LISTED RECORDS —
··········

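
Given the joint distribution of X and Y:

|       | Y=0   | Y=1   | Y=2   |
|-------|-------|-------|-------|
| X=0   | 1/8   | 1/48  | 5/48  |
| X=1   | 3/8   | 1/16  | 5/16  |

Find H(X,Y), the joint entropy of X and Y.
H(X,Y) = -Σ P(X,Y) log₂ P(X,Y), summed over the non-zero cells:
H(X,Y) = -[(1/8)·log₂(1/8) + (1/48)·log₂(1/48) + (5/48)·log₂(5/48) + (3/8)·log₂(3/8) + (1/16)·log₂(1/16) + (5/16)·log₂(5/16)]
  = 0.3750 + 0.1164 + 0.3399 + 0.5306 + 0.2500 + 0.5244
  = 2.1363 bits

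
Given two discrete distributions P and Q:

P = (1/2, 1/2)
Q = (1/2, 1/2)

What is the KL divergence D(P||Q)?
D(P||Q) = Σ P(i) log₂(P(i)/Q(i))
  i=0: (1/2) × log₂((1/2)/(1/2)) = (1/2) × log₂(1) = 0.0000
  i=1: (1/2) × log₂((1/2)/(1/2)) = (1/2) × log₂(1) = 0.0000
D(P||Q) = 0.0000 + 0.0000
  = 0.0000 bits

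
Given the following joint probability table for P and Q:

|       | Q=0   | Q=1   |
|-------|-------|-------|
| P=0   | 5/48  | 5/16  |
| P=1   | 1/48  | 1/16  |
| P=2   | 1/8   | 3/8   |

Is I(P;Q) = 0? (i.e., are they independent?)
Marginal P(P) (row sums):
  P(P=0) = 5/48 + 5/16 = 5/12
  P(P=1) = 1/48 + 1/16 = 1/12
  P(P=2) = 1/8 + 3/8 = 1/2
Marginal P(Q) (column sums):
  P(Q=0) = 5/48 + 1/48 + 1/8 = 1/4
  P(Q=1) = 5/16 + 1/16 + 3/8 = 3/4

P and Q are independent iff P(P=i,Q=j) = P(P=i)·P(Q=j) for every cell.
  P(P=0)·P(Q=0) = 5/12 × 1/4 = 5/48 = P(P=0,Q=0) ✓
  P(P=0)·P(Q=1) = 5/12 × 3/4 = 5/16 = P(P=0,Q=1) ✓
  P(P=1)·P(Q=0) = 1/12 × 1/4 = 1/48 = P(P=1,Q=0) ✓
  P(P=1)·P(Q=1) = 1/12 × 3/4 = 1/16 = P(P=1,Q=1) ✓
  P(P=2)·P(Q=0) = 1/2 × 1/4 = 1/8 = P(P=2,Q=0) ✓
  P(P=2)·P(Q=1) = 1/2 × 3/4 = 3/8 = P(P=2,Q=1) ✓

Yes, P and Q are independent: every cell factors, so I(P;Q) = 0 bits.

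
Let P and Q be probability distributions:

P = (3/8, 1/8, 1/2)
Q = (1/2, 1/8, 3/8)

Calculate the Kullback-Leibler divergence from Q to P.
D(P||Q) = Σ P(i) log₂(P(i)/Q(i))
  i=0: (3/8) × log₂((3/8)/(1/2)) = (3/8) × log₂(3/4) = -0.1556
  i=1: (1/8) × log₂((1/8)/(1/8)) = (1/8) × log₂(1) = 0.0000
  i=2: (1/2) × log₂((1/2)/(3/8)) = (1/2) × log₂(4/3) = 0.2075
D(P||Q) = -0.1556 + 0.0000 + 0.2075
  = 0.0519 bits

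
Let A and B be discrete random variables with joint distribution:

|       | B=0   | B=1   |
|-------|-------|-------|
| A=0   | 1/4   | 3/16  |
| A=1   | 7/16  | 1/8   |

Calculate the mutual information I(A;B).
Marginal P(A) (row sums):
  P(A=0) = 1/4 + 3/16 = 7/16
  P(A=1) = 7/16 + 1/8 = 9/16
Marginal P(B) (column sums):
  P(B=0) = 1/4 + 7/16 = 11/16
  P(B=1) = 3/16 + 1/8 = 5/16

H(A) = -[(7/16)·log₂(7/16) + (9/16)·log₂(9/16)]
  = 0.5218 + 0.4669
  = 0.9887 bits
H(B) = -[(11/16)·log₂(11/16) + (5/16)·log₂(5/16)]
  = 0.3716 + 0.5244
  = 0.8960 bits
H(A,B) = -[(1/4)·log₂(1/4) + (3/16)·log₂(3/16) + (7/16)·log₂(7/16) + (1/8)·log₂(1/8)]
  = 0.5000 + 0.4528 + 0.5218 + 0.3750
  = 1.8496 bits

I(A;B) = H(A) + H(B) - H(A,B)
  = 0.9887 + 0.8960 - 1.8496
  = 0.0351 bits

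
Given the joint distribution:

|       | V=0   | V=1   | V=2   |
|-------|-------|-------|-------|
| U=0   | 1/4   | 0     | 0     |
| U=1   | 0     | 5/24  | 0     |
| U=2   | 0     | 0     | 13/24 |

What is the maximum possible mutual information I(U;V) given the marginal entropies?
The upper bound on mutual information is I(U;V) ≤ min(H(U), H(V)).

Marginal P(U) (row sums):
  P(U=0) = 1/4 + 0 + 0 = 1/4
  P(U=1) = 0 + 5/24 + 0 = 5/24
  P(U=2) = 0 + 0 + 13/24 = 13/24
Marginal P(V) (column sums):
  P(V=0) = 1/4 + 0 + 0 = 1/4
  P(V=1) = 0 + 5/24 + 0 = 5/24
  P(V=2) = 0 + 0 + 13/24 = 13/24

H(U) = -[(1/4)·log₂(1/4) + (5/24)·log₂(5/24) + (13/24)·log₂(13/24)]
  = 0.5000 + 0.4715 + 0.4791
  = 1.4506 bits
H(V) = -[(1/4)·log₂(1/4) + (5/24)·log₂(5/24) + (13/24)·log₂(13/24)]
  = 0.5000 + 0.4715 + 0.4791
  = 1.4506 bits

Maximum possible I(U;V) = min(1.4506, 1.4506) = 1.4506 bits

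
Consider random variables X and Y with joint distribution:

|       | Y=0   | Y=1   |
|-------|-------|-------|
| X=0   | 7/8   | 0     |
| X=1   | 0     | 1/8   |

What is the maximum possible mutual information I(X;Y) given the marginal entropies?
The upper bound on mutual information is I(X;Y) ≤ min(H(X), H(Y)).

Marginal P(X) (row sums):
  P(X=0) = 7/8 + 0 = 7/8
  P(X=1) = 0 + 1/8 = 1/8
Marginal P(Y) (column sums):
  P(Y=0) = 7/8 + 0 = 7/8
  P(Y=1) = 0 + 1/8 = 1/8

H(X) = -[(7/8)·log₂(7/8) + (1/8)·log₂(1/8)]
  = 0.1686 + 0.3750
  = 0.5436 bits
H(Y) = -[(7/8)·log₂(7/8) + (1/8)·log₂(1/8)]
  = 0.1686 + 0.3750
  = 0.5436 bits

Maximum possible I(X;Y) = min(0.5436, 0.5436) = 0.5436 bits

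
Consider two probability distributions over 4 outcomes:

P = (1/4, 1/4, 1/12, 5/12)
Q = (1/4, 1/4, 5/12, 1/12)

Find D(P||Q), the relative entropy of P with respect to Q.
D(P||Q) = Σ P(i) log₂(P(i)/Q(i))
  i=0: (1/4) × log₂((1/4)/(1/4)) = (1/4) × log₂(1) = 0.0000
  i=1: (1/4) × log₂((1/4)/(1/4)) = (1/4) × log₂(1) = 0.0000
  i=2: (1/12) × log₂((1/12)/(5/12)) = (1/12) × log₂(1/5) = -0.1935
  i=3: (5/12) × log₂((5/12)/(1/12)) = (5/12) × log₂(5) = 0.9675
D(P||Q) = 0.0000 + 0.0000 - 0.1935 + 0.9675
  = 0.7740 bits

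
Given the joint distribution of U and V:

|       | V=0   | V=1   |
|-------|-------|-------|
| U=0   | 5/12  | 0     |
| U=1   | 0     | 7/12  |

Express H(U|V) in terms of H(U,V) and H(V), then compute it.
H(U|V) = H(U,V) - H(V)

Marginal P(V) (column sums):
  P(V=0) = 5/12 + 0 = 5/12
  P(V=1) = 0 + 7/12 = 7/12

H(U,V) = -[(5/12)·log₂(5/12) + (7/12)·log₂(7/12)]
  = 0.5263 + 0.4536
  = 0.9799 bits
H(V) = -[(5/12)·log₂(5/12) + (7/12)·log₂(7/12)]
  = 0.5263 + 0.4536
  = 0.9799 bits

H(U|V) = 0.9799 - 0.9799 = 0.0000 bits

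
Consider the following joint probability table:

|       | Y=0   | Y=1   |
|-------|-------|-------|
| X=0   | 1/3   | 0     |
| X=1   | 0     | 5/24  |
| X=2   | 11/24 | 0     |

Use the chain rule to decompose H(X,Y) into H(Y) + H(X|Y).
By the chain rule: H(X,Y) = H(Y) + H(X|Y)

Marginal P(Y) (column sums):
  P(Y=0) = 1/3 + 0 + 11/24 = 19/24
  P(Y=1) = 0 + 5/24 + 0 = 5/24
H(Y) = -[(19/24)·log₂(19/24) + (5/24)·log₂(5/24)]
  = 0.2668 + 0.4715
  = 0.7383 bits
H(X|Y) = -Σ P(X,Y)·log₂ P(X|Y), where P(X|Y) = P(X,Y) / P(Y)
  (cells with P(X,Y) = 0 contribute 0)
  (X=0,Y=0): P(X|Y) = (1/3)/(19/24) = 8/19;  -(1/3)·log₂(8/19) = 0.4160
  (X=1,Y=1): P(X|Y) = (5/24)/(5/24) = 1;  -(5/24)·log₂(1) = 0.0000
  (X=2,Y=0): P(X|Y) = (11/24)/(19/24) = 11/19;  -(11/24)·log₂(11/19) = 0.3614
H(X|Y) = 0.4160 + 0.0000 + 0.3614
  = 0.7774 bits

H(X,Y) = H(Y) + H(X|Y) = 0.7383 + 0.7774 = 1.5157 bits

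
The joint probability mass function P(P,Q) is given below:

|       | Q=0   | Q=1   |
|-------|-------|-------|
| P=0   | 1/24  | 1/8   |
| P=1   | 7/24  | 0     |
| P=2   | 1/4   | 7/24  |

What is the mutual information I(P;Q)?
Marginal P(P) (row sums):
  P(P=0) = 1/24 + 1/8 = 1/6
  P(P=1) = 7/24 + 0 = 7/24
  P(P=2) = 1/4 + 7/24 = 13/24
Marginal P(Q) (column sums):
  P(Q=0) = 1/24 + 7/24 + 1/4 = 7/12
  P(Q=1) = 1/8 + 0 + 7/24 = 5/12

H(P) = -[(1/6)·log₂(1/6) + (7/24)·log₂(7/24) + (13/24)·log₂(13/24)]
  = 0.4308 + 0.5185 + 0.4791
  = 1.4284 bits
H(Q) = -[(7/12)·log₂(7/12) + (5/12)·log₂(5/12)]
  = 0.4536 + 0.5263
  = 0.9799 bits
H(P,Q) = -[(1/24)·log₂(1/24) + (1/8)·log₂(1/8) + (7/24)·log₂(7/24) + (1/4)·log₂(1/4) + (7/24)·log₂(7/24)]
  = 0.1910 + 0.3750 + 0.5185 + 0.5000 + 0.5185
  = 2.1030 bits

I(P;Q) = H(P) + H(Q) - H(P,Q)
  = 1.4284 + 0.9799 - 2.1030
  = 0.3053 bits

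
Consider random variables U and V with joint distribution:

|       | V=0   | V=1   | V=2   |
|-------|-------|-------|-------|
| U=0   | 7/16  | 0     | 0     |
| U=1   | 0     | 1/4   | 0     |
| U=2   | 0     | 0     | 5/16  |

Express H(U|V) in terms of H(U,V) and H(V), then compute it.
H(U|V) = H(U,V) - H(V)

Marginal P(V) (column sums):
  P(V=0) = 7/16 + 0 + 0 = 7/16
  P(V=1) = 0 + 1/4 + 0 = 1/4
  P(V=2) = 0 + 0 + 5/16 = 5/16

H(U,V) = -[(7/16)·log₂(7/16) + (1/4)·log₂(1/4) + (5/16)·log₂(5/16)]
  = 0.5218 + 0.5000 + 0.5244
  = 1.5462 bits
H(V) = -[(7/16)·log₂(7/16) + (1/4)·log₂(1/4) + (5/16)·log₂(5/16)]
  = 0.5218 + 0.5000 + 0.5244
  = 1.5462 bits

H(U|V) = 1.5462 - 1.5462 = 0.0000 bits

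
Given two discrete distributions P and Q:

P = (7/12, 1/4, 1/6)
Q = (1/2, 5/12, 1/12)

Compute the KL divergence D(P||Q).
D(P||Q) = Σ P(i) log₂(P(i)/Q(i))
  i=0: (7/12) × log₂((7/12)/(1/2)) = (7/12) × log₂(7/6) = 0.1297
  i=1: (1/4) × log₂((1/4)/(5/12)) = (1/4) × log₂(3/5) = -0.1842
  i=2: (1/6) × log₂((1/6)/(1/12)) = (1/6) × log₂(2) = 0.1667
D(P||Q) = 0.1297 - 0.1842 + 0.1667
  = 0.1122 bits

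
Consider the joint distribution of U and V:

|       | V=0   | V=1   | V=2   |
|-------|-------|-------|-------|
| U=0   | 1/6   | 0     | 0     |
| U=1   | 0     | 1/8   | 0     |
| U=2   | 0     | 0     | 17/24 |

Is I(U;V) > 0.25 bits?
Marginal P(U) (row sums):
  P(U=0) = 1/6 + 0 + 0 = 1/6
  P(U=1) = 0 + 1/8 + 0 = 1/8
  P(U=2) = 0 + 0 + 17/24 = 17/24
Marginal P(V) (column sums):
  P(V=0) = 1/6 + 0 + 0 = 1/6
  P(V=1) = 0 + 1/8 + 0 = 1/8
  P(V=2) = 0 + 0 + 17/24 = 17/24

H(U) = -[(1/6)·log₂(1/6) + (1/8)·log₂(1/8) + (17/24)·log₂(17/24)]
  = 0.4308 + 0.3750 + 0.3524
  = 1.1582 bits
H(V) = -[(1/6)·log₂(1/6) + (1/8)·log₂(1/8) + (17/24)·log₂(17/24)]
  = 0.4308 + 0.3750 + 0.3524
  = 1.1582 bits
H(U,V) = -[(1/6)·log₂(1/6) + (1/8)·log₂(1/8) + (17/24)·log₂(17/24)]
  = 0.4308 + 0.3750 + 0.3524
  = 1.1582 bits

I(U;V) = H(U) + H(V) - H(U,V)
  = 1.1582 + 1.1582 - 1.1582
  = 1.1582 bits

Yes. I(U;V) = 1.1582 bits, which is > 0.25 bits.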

··········

EXERCISE DETAILS — The lines above that hold the word "variables" should be found and copied out.

ANSWER TO THE EXERCISE —
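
Let A and B be discrete random variables with joint distribution:
Consider random variables X and Y with joint distribution:
Consider random variables U and V with joint distribution: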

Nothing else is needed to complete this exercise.